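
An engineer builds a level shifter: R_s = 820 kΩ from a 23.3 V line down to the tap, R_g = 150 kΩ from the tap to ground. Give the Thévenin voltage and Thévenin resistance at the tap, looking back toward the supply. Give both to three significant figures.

V_th is the open-circuit tap voltage: 23.3 × 150/(820 + 150) = 3.60 V.
With the supply zeroed, R_s and R_g appear in parallel from the tap: R_th = R_s‖R_g = (820 × 150)/970.0 = 127 kΩ.

V_th = 3.60 V, R_th = 127 kΩ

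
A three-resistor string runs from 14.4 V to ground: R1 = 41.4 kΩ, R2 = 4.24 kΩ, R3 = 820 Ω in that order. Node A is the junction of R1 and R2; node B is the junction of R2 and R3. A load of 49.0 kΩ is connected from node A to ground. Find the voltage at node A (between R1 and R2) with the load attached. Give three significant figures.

Below node A the series string R2+R3 = 5060 Ω sits in parallel with the 49000 Ω load: 4586 Ω.
V_A = 14.4 × 4586/(41400 + 4586) = 1.44 V.

V ≈ 1.44 V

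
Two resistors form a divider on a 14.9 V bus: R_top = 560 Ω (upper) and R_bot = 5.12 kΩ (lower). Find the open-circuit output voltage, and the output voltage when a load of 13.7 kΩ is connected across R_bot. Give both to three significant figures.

Unloaded: 13.4 V; loaded: 13.0 V

Open-circuit: V = 14.9 × 5120/(560 + 5120) = 13.4 V.
With the load, R_bot becomes R_bot‖R_L = 3727 Ω, so V = 14.9 × 3727/4287 = 13.0 V.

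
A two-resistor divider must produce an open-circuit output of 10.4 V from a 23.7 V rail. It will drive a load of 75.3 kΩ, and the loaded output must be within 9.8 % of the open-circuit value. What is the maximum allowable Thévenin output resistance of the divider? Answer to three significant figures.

Loading drop = R_th/(R_th + R_L) ≤ 0.0980, so R_th ≤ R_L · ε/(1−ε) = 75.3 kΩ × 0.0980/0.9020 = 8.18 kΩ.

R_th ≤ 8.18 kΩ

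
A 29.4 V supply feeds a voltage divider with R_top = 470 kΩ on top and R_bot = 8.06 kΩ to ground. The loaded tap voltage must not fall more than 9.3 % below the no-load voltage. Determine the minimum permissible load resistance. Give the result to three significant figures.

R_L(min) ≈ 77.3 kΩ

Output resistance R_th = R_top‖R_bot = (470 × 8.06)/478.1 = 7.924 kΩ.
The fractional drop is R_th/(R_th + R_L); requiring this ≤ 0.0930 gives R_L ≥ R_th(1/0.0930 − 1) = 7.924 × 9.753 = 77.3 kΩ.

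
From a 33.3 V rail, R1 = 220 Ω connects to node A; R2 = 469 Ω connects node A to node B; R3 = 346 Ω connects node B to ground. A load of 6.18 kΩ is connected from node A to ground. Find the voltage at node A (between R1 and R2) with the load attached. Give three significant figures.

Below node A the series string R2+R3 = 815.0 Ω sits in parallel with the 6180 Ω load: 720.0 Ω.
V_A = 33.3 × 720.0/(220 + 720.0) = 25.5 V.

V ≈ 25.5 V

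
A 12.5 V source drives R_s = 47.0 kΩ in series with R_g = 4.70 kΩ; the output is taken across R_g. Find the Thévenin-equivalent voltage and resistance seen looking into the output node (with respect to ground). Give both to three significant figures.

V_th = 1.14 V, R_th = 4.27 kΩ

V_th is the open-circuit tap voltage: 12.5 × 4.70/(47.0 + 4.70) = 1.14 V.
With the supply zeroed, R_s and R_g appear in parallel from the tap: R_th = R_s‖R_g = (47.0 × 4.70)/51.70 = 4.27 kΩ.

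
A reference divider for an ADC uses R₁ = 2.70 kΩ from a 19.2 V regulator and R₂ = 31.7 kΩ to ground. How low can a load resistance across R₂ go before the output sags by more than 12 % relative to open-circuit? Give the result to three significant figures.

R_L(min) ≈ 18.2 kΩ

Output resistance R_th = R₁‖R₂ = (2.70 × 31.7)/34.40 = 2.488 kΩ.
The fractional drop is R_th/(R_th + R_L); requiring this ≤ 0.120 gives R_L ≥ R_th(1/0.120 − 1) = 2.488 × 7.333 = 18.2 kΩ.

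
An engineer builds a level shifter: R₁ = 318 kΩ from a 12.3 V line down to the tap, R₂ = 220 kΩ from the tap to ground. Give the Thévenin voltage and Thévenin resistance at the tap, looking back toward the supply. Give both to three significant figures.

V_th = 5.03 V, R_th = 130 kΩ

V_th is the open-circuit tap voltage: 12.3 × 220/(318 + 220) = 5.03 V.
With the supply zeroed, R₁ and R₂ appear in parallel from the tap: R_th = R₁‖R₂ = (318 × 220)/538.0 = 130 kΩ.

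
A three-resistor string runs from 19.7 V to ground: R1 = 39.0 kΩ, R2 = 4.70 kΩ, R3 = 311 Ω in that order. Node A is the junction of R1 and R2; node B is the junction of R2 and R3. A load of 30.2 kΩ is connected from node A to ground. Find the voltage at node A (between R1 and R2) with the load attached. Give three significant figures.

V ≈ 1.96 V

Below node A the series string R2+R3 = 5011 Ω sits in parallel with the 30200 Ω load: 4298 Ω.
V_A = 19.7 × 4298/(39000 + 4298) = 1.96 V.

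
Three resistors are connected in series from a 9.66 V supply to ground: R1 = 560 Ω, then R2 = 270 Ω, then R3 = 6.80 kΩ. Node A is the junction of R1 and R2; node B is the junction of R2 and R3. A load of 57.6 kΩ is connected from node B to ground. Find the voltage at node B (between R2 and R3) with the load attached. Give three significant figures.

At node B, R3 is in parallel with the load: R3‖R_L = 6082 Ω.
Below node A the resistance is R2 + (R3‖R_L) = 6352 Ω, so V_A = 9.66 × 6352/6912 = 8.877 V.
Then V_B = V_A × (R3‖R_L)/(R2 + R3‖R_L) = 8.877 × 6082/6352 = 8.50 V.

V ≈ 8.50 V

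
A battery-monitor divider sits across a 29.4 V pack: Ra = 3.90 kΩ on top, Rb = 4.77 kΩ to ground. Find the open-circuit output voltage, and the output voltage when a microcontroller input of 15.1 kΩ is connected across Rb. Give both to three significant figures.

Unloaded: 16.2 V; loaded: 14.2 V

Open-circuit: V = 29.4 × 4.77/(3.90 + 4.77) = 16.2 V.
With the load, Rb becomes Rb‖R_L = 3.625 kΩ, so V = 29.4 × 3.625/7.525 = 14.2 V.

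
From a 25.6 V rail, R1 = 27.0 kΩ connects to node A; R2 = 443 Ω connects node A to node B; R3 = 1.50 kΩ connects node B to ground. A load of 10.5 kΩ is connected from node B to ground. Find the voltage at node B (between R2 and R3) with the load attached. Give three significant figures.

At node B, R3 is in parallel with the load: R3‖R_L = 1312 Ω.
Below node A the resistance is R2 + (R3‖R_L) = 1756 Ω, so V_A = 25.6 × 1756/28760 = 1.563 V.
Then V_B = V_A × (R3‖R_L)/(R2 + R3‖R_L) = 1.563 × 1312/1756 = 1.17 V.

V ≈ 1.17 V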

Required work:
Once the records are read, print each of them exactly as written.

Your response:
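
An engineer builds a level shifter: R_s = 820 kΩ from a 23.3 V line down to the tap, R_g = 150 kΩ from the tap to ground. Give the Thévenin voltage and Thévenin resistance at the tap, looking back toward the supply. Give both to three significant figures.

V_th is the open-circuit tap voltage: 23.3 × 150/(820 + 150) = 3.60 V.
With the supply zeroed, R_s and R_g appear in parallel from the tap: R_th = R_s‖R_g = (820 × 150)/970.0 = 127 kΩ.

V_th = 3.60 V, R_th = 127 kΩ

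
A three-resistor string runs from 14.4 V to ground: R1 = 41.4 kΩ, R2 = 4.24 kΩ, R3 = 820 Ω in that order. Node A is the junction of R1 and R2; node B is the junction of R2 and R3. A load of 49.0 kΩ is connected from node A to ground. Find the voltage at node A (between R1 and R2) with the load attached. Give three significant figures.

Below node A the series string R2+R3 = 5060 Ω sits in parallel with the 49000 Ω load: 4586 Ω.
V_A = 14.4 × 4586/(41400 + 4586) = 1.44 V.

V ≈ 1.44 V

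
Two resistors form a divider on a 14.9 V bus: R_top = 560 Ω (upper) and R_bot = 5.12 kΩ (lower). Find the open-circuit output voltage, and the output voltage when a load of 13.7 kΩ is connected across R_bot. Give both to three significant figures.

Unloaded: 13.4 V; loaded: 13.0 V

Open-circuit: V = 14.9 × 5120/(560 + 5120) = 13.4 V.
With the load, R_bot becomes R_bot‖R_L = 3727 Ω, so V = 14.9 × 3727/4287 = 13.0 V.

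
A two-resistor divider must produce an open-circuit output of 10.4 V from a 23.7 V rail. It will drive a load of 75.3 kΩ, and the loaded output must be within 9.8 % of the open-circuit value. What is the maximum allowable Thévenin output resistance of the divider? Answer to three significant figures.

Loading drop = R_th/(R_th + R_L) ≤ 0.0980, so R_th ≤ R_L · ε/(1−ε) = 75.3 kΩ × 0.0980/0.9020 = 8.18 kΩ.

R_th ≤ 8.18 kΩ

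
A 29.4 V supply feeds a voltage divider with R_top = 470 kΩ on top and R_bot = 8.06 kΩ to ground. The loaded tap voltage must not fall more than 9.3 % below the no-load voltage. Determine the minimum permissible load resistance. Give the result to three significant figures.

R_L(min) ≈ 77.3 kΩ

Output resistance R_th = R_top‖R_bot = (470 × 8.06)/478.1 = 7.924 kΩ.
The fractional drop is R_th/(R_th + R_L); requiring this ≤ 0.0930 gives R_L ≥ R_th(1/0.0930 − 1) = 7.924 × 9.753 = 77.3 kΩ.

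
From a 33.3 V rail, R1 = 220 Ω connects to node A; R2 = 469 Ω connects node A to node B; R3 = 346 Ω connects node B to ground. A load of 6.18 kΩ is connected from node A to ground. Find the voltage at node A (between R1 and R2) with the load attached. Give three significant figures.

Below node A the series string R2+R3 = 815.0 Ω sits in parallel with the 6180 Ω load: 720.0 Ω.
V_A = 33.3 × 720.0/(220 + 720.0) = 25.5 V.

V ≈ 25.5 V

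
A 12.5 V source drives R_s = 47.0 kΩ in series with R_g = 4.70 kΩ; the output is taken across R_g. Find the Thévenin-equivalent voltage and resistance seen looking into the output node (with respect to ground). Give both to three significant figures.

V_th = 1.14 V, R_th = 4.27 kΩ

V_th is the open-circuit tap voltage: 12.5 × 4.70/(47.0 + 4.70) = 1.14 V.
With the supply zeroed, R_s and R_g appear in parallel from the tap: R_th = R_s‖R_g = (47.0 × 4.70)/51.70 = 4.27 kΩ.

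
A reference divider for an ADC uses R₁ = 2.70 kΩ from a 19.2 V regulator and R₂ = 31.7 kΩ to ground. How low can a load resistance across R₂ go before the output sags by more than 12 % relative to open-circuit? Give the result to three significant figures.

R_L(min) ≈ 18.2 kΩ

Output resistance R_th = R₁‖R₂ = (2.70 × 31.7)/34.40 = 2.488 kΩ.
The fractional drop is R_th/(R_th + R_L); requiring this ≤ 0.120 gives R_L ≥ R_th(1/0.120 − 1) = 2.488 × 7.333 = 18.2 kΩ.

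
An engineer builds a level shifter: R₁ = 318 kΩ from a 12.3 V line down to the tap, R₂ = 220 kΩ from the tap to ground. Give the Thévenin voltage and Thévenin resistance at the tap, looking back toward the supply. Give both to three significant figures.

V_th = 5.03 V, R_th = 130 kΩ

V_th is the open-circuit tap voltage: 12.3 × 220/(318 + 220) = 5.03 V.
With the supply zeroed, R₁ and R₂ appear in parallel from the tap: R_th = R₁‖R₂ = (318 × 220)/538.0 = 130 kΩ.

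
A three-resistor string runs from 19.7 V to ground: R1 = 39.0 kΩ, R2 = 4.70 kΩ, R3 = 311 Ω in that order. Node A is the junction of R1 and R2; node B is the junction of R2 and R3. A load of 30.2 kΩ is connected from node A to ground. Find the voltage at node A (between R1 and R2) with the load attached. Give three significant figures.

V ≈ 1.96 V

Below node A the series string R2+R3 = 5011 Ω sits in parallel with the 30200 Ω load: 4298 Ω.
V_A = 19.7 × 4298/(39000 + 4298) = 1.96 V.

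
Three resistors are connected in series from a 9.66 V supply to ground: R1 = 560 Ω, then R2 = 270 Ω, then R3 = 6.80 kΩ. Node A is the junction of R1 and R2; node B is the junction of R2 and R3. A load of 57.6 kΩ is connected from node B to ground. Find the voltage at node B (between R2 and R3) with the load attached. Give three significant figures.

At node B, R3 is in parallel with the load: R3‖R_L = 6082 Ω.
Below node A the resistance is R2 + (R3‖R_L) = 6352 Ω, so V_A = 9.66 × 6352/6912 = 8.877 V.
Then V_B = V_A × (R3‖R_L)/(R2 + R3‖R_L) = 8.877 × 6082/6352 = 8.50 V.

V ≈ 8.50 V

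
A battery-monitor divider sits across a 29.4 V pack: Ra = 3.90 kΩ on top, Rb = 4.77 kΩ to ground. Find the open-circuit output voltage, and the output voltage when a microcontroller input of 15.1 kΩ is connected across Rb. Give both to three significant figures.

Unloaded: 16.2 V; loaded: 14.2 V

Open-circuit: V = 29.4 × 4.77/(3.90 + 4.77) = 16.2 V.
With the load, Rb becomes Rb‖R_L = 3.625 kΩ, so V = 29.4 × 3.625/7.525 = 14.2 V.

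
From a 25.6 V rail, R1 = 27.0 kΩ connects to node A; R2 = 443 Ω connects node A to node B; R3 = 1.50 kΩ connects node B to ground. A load of 10.5 kΩ is connected from node B to ground. Find the voltage at node B (between R2 and R3) with the load attached. Give three significant figures.

At node B, R3 is in parallel with the load: R3‖R_L = 1312 Ω.
Below node A the resistance is R2 + (R3‖R_L) = 1756 Ω, so V_A = 25.6 × 1756/28760 = 1.563 V.
Then V_B = V_A × (R3‖R_L)/(R2 + R3‖R_L) = 1.563 × 1312/1756 = 1.17 V.

V ≈ 1.17 V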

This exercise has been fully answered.